» What the task requires
From the top of the records below, return each line exactly, ending with the line that contains "Consider the formula: P = IV".

» Records supplied
··········

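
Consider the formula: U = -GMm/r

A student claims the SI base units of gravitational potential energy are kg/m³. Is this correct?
Units of each symbol in U = -GMm/r:
  G (gravitational constant): m³/(kg·s²)
  M (mass): kg
  m (mass): kg
  r (distance): m  → in the denominator, contributes 1/m
  The minus sign does not affect the units.

Multiplying the contributions: [m³/(kg·s²)] · [kg] · [kg] · [1/m]
Adding exponents of each base unit: kg: 1, m: 2, s: -2
SI base units of gravitational potential energy: kg·m²/s²

The claimed units kg/m³ (exponents kg: 1, m: -3) do not match the derived units kg·m²/s² (exponents kg: 1, m: 2, s: -2), so the claim is incorrect.

Answer: No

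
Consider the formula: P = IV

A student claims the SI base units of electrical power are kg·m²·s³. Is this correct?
Units of each symbol in P = IV:
  I (current): A
  V (voltage, in volts): kg·m²/(s³·A)

Multiplying the contributions: [A] · [kg·m²/(s³·A)]
Adding exponents of each base unit: kg: 1, m: 2, s: -3
SI base units of electrical power: kg·m²/s³

The claimed units kg·m²·s³ (exponents kg: 1, m: 2, s: 3) do not match the derived units kg·m²/s³ (exponents kg: 1, m: 2, s: -3), so the claim is incorrect.

Answer: No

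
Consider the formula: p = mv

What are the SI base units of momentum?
Units of each symbol in p = mv:
  m (mass): kg
  v (velocity): m/s

Multiplying the contributions: [kg] · [m/s]
Adding exponents of each base unit: kg: 1, m: 1, s: -1
SI base units of momentum: kg·m/s

Answer: kg·m/s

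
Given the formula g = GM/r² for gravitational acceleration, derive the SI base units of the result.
Units of each symbol in g = GM/r²:
  G (gravitational constant): m³/(kg·s²)
  M (mass): kg
  r (distance): m  → to the power 2 in the denominator, contributes 1/m²

Multiplying the contributions: [m³/(kg·s²)] · [kg] · [1/m²]
Adding exponents of each base unit: m: 1, s: -2
SI base units of gravitational acceleration: m/s²

Answer: m/s²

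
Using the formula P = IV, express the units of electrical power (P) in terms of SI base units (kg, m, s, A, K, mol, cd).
Units of each symbol in P = IV:
  I (current): A
  V (voltage, in volts): kg·m²/(s³·A)

Multiplying the contributions: [A] · [kg·m²/(s³·A)]
Adding exponents of each base unit: kg: 1, m: 2, s: -3
SI base units of electrical power: kg·m²/s³

Answer: kg·m²/s³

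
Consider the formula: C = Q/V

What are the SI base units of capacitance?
Units of each symbol in C = Q/V:
  Q (charge, in coulombs): s·A
  V (voltage, in volts): kg·m²/(s³·A)  → in the denominator, contributes s³·A/(kg·m²)

Multiplying the contributions: [s·A] · [s³·A/(kg·m²)]
Adding exponents of each base unit: kg: -1, m: -2, s: 4, A: 2
SI base units of capacitance: s⁴·A²/(kg·m²)

Answer: s⁴·A²/(kg·m²)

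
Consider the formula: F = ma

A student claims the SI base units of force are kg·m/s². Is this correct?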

··········

» Response to the exercise
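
Consider the formula: U = -GMm/r

A student claims the SI base units of gravitational potential energy are kg/m³. Is this correct?
Units of each symbol in U = -GMm/r:
  G (gravitational constant): m³/(kg·s²)
  M (mass): kg
  m (mass): kg
  r (distance): m  → in the denominator, contributes 1/m
  The minus sign does not affect the units.

Multiplying the contributions: [m³/(kg·s²)] · [kg] · [kg] · [1/m]
Adding exponents of each base unit: kg: 1, m: 2, s: -2
SI base units of gravitational potential energy: kg·m²/s²

The claimed units kg/m³ (exponents kg: 1, m: -3) do not match the derived units kg·m²/s² (exponents kg: 1, m: 2, s: -2), so the claim is incorrect.

Answer: No

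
Consider the formula: P = IV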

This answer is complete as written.